> Task to carry out
Each line below must be set down exactly as it stands.

··· Supplied material

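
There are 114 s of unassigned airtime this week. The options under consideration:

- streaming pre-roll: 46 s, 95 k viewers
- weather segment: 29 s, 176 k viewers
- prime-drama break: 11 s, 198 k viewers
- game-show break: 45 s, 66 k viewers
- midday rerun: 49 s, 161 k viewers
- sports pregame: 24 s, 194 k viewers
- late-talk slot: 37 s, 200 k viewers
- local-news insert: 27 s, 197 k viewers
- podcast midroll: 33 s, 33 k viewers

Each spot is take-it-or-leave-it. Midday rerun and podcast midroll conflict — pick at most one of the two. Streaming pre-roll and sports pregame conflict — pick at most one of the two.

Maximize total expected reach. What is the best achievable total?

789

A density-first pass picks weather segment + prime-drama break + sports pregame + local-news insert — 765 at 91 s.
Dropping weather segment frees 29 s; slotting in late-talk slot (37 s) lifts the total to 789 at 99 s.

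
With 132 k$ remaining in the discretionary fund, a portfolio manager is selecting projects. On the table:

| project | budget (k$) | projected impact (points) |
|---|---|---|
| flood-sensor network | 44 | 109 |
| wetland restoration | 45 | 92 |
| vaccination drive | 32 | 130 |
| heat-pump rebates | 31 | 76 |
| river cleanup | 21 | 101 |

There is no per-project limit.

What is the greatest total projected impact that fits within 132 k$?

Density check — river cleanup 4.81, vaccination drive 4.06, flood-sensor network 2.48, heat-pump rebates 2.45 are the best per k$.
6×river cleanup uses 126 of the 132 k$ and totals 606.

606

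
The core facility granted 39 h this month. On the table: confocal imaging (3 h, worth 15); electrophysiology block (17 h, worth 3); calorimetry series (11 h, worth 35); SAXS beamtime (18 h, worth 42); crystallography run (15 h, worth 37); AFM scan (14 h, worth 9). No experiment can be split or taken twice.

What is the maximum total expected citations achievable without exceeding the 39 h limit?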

······

> Output below
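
There are 114 s of unassigned airtime this week. The options under consideration:

- streaming pre-roll: 46 s, 95 k viewers
- weather segment: 29 s, 176 k viewers
- prime-drama break: 11 s, 198 k viewers
- game-show break: 45 s, 66 k viewers
- midday rerun: 49 s, 161 k viewers
- sports pregame: 24 s, 194 k viewers
- late-talk slot: 37 s, 200 k viewers
- local-news insert: 27 s, 197 k viewers
- podcast midroll: 33 s, 33 k viewers

Each spot is take-it-or-leave-it. Midday rerun and podcast midroll conflict — pick at most one of the two. Streaming pre-roll and sports pregame conflict — pick at most one of the two.

Maximize total expected reach. What is the best achievable total?

789

A density-first pass picks weather segment + prime-drama break + sports pregame + local-news insert — 765 at 91 s.
Dropping weather segment frees 29 s; slotting in late-talk slot (37 s) lifts the total to 789 at 99 s.

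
With 132 k$ remaining in the discretionary fund, a portfolio manager is selecting projects. On the table:

| project | budget (k$) | projected impact (points) |
|---|---|---|
| flood-sensor network | 44 | 109 |
| wetland restoration | 45 | 92 |
| vaccination drive | 32 | 130 |
| heat-pump rebates | 31 | 76 |
| river cleanup | 21 | 101 |

There is no per-project limit.

What is the greatest total projected impact that fits within 132 k$?

Density check — river cleanup 4.81, vaccination drive 4.06, flood-sensor network 2.48, heat-pump rebates 2.45 are the best per k$.
6×river cleanup uses 126 of the 132 k$ and totals 606.

606

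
The core facility granted 39 h this month. On the table: confocal imaging (3 h, worth 15); electrophysiology block (17 h, worth 3); calorimetry series (11 h, worth 35); SAXS beamtime (18 h, worth 42); crystallography run (15 h, worth 37); AFM scan (14 h, worth 9). No experiment can be split or taken twice.

What is the maximum total expected citations achievable without exceeding the 39 h limit?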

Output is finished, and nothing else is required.